PROBLEM DETAILS —
Reproduce the records below exactly, but only between the lines holding "A line of 6" and "XX_, _X_, __X, ___ becomes", inclusive.
##########
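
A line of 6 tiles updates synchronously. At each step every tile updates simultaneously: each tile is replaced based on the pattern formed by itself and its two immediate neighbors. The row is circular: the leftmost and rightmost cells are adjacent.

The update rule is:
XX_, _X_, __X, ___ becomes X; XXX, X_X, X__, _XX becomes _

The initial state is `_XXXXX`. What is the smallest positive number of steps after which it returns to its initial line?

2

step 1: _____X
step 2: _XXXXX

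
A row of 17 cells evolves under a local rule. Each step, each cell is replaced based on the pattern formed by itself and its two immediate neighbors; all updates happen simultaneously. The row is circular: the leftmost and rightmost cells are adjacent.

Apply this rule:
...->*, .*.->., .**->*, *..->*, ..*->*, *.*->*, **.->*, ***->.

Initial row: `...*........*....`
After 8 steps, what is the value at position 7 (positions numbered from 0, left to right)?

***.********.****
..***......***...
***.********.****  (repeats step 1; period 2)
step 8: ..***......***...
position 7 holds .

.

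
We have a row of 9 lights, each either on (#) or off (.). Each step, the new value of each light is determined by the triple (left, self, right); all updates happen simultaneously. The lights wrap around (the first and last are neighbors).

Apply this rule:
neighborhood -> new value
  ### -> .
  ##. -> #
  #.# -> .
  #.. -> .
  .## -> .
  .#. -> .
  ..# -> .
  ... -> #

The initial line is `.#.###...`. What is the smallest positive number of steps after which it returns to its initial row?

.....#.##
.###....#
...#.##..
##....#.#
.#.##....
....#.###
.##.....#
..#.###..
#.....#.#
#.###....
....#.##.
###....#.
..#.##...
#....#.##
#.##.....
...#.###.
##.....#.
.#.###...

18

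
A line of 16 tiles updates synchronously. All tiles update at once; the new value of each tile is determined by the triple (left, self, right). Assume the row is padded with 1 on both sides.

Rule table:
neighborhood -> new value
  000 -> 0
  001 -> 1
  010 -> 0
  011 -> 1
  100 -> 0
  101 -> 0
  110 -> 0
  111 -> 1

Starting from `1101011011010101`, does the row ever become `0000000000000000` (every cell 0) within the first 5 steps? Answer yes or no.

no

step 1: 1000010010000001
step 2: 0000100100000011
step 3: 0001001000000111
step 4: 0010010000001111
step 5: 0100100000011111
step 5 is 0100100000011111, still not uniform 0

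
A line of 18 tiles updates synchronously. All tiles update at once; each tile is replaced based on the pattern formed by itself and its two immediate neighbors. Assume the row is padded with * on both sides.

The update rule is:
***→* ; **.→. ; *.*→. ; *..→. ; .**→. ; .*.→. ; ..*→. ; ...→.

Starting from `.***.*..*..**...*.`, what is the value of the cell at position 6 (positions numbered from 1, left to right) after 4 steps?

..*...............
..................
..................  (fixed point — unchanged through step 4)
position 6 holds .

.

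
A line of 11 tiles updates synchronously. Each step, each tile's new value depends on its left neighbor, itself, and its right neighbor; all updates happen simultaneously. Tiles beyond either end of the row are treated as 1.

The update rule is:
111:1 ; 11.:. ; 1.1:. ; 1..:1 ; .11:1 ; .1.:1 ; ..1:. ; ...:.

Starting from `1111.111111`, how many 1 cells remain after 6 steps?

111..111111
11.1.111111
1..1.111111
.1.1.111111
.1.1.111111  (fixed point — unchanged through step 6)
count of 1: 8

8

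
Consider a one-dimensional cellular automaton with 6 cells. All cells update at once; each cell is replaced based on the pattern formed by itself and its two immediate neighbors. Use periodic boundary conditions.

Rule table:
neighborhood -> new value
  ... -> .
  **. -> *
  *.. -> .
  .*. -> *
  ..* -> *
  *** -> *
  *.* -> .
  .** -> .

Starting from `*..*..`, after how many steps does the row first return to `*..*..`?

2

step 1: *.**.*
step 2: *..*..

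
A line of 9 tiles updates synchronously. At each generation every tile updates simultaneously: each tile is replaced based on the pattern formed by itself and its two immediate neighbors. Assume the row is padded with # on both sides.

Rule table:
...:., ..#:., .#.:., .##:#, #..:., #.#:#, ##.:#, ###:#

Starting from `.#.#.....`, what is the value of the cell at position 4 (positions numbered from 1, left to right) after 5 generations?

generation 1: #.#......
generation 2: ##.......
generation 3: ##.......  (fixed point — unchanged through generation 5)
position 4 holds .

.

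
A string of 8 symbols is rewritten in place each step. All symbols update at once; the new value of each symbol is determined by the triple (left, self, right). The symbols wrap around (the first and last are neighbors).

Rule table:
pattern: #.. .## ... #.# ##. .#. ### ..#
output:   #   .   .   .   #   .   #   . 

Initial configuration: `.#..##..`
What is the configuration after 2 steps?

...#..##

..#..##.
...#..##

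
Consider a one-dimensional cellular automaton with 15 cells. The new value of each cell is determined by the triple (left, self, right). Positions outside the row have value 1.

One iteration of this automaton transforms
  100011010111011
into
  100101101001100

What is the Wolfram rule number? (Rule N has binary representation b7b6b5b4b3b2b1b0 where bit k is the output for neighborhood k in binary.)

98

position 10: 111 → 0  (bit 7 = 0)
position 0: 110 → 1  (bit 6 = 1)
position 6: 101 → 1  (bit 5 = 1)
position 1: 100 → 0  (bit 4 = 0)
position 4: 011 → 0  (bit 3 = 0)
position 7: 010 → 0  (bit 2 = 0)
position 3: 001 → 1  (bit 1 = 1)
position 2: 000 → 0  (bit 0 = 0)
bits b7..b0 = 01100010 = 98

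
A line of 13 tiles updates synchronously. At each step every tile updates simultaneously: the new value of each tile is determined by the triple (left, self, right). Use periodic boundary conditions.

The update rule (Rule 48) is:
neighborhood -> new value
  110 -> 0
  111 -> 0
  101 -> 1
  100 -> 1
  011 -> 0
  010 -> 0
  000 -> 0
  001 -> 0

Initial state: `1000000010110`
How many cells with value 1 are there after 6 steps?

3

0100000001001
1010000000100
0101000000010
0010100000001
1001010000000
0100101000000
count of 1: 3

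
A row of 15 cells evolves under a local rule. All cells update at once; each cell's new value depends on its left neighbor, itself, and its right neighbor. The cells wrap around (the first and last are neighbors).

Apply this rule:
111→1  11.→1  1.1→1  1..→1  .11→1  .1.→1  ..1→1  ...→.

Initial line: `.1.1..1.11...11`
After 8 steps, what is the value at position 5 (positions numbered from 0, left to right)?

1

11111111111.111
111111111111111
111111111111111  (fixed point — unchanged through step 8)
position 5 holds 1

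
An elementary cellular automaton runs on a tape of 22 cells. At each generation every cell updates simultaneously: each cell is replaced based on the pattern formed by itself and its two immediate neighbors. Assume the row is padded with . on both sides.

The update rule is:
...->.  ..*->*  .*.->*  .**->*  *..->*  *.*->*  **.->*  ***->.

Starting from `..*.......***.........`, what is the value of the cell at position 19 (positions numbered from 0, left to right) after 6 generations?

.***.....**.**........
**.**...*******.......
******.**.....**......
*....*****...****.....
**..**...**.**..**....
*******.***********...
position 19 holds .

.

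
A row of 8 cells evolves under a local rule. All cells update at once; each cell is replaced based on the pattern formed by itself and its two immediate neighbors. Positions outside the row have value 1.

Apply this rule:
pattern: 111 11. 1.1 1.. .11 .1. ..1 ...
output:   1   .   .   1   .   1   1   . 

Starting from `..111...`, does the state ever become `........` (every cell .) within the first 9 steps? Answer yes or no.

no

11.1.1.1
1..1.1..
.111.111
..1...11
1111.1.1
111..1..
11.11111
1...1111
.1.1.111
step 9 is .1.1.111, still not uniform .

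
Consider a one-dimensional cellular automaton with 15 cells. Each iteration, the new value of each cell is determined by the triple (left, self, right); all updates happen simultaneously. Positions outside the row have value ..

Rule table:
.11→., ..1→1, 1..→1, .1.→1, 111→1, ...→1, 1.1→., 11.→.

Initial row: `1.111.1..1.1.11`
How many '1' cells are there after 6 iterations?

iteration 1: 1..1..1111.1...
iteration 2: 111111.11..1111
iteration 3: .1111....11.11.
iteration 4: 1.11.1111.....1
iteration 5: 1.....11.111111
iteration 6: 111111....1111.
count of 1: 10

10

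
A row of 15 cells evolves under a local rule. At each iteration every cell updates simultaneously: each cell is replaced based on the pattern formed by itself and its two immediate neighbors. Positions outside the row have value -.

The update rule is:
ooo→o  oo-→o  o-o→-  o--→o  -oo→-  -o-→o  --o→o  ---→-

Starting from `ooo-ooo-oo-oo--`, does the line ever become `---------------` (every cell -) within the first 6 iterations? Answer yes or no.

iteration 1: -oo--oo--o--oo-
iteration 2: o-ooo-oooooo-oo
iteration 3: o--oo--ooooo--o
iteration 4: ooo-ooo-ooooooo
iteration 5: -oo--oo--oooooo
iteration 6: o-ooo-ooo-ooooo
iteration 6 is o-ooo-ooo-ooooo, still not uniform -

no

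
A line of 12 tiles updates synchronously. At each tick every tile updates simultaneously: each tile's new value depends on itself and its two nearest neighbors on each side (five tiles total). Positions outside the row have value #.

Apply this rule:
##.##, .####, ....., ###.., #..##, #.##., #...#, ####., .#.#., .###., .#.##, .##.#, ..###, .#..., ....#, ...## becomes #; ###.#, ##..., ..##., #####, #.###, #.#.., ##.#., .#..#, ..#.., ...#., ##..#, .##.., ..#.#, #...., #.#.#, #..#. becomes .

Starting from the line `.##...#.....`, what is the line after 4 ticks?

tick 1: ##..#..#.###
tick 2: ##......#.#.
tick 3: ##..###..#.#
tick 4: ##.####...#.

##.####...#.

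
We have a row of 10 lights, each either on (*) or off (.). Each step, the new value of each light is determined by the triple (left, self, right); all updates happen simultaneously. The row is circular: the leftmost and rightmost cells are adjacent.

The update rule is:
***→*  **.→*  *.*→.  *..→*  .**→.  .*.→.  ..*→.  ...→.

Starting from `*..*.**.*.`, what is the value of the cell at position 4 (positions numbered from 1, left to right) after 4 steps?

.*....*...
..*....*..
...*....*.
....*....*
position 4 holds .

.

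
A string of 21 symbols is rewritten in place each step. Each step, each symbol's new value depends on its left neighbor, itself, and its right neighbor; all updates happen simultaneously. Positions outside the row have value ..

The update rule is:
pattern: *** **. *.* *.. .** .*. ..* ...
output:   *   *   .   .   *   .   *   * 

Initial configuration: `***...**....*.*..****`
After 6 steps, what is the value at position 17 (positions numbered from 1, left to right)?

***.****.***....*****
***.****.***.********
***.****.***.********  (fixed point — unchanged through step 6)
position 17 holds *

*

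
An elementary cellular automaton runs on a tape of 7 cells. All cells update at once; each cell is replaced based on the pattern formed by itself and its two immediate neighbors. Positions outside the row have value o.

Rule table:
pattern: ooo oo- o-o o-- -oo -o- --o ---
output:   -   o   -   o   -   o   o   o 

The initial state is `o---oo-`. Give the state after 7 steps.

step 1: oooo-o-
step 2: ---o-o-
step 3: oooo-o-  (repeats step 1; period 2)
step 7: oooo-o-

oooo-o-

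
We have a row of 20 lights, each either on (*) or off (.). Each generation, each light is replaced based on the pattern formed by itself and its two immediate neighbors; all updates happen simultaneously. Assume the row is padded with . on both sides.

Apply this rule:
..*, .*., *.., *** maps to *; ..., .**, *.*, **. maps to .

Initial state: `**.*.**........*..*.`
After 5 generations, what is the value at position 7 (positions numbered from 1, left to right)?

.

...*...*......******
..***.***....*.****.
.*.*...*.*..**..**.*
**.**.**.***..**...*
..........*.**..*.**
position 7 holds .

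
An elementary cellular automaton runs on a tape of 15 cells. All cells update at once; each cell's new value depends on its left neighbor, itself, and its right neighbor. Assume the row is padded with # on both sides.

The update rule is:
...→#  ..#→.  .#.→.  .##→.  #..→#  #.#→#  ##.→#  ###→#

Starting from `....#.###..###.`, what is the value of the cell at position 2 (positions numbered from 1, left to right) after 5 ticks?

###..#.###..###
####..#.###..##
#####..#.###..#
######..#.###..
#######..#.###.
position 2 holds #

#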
##########
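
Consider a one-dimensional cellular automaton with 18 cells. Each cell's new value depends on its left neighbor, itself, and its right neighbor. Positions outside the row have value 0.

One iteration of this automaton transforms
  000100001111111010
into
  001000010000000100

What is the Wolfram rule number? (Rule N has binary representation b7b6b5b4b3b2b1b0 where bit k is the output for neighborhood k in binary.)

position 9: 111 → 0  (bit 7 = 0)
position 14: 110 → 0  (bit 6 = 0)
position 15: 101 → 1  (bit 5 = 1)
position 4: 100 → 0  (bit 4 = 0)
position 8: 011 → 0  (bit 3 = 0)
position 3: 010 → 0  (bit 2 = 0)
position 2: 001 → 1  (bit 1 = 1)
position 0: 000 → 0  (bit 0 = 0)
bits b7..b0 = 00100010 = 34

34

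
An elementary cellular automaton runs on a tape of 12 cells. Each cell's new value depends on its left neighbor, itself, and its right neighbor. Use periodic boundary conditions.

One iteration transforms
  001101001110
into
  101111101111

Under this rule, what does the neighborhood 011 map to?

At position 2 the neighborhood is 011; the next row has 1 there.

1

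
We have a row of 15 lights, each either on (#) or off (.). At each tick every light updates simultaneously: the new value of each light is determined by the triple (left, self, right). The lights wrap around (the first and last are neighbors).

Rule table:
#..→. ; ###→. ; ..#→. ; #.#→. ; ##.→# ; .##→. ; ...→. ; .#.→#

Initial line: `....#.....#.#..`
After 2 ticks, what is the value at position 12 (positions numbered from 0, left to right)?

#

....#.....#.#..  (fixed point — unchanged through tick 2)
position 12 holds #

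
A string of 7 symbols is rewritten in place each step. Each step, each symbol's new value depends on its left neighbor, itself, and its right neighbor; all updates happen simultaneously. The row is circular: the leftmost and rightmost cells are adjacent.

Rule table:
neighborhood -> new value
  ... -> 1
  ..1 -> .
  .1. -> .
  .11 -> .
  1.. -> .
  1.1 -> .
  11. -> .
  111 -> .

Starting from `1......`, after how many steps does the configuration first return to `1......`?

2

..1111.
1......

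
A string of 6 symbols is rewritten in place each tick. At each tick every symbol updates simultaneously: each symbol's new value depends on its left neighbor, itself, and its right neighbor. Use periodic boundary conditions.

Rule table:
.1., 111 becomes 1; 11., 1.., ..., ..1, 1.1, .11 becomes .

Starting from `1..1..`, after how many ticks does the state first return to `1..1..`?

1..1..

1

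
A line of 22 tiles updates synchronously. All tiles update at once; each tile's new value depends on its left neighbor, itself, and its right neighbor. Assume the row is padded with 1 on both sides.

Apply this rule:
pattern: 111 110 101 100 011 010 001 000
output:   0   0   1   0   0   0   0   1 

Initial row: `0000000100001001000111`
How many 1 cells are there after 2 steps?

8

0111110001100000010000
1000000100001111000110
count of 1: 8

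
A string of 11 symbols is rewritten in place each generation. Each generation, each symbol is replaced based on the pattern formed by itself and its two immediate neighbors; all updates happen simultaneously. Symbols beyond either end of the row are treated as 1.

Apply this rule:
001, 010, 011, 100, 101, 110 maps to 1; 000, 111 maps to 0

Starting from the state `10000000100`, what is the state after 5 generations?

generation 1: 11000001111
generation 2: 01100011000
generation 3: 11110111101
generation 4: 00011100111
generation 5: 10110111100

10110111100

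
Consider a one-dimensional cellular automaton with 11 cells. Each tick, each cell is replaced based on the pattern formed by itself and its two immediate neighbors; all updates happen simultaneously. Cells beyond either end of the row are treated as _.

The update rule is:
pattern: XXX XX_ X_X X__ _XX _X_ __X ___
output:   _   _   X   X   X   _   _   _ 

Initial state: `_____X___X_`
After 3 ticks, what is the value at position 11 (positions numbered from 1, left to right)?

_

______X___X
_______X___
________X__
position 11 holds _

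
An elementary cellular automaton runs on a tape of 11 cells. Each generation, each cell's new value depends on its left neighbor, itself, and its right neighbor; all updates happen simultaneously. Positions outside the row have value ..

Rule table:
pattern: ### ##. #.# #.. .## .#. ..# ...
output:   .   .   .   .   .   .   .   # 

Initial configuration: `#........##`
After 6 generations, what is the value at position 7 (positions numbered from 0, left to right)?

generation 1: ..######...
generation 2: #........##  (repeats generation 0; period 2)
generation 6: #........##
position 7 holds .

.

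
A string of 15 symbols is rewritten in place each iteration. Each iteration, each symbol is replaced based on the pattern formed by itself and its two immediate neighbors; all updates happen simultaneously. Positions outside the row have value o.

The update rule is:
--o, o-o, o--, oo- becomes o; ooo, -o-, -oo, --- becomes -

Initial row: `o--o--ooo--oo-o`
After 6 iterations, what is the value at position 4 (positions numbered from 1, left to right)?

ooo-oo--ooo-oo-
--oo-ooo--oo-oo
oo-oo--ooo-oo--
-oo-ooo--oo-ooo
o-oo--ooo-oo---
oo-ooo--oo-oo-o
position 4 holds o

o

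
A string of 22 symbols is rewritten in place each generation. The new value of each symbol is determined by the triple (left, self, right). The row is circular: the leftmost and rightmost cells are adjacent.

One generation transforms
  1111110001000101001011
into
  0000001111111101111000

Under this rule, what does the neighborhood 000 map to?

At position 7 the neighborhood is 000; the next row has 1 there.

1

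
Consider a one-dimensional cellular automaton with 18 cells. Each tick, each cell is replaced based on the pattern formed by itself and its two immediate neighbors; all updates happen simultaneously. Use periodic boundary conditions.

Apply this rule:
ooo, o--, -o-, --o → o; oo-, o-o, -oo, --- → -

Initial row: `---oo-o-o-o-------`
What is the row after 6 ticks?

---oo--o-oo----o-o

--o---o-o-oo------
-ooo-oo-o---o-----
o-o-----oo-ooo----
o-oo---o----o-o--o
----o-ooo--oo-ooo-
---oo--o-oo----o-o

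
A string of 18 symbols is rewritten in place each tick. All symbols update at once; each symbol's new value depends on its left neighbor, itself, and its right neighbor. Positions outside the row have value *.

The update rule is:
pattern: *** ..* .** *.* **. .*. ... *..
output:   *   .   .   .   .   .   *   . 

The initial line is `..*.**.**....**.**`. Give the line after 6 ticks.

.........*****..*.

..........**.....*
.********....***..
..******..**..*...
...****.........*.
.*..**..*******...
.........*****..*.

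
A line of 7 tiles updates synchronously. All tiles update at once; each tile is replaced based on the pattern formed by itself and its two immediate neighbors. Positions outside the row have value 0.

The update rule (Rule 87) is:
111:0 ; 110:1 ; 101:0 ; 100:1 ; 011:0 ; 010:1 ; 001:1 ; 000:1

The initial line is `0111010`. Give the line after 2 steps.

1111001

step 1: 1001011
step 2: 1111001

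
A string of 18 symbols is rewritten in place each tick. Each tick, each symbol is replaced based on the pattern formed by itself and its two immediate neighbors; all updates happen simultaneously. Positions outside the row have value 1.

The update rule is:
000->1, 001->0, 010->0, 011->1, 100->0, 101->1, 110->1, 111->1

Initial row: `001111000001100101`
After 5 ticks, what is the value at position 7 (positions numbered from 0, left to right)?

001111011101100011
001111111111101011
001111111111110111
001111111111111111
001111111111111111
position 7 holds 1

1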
##########
FINISHED TASK —
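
A line of 6 tiles updates synchronously. At each step every tile updates simultaneously: each tile is replaced based on the pattern formed by itself and its two immediate neighbors. The row is circular: the leftmost and rightmost cells are adjacent.

The update rule is:
XX_, _X_, __X, ___ becomes X; XXX, X_X, X__, _XX becomes _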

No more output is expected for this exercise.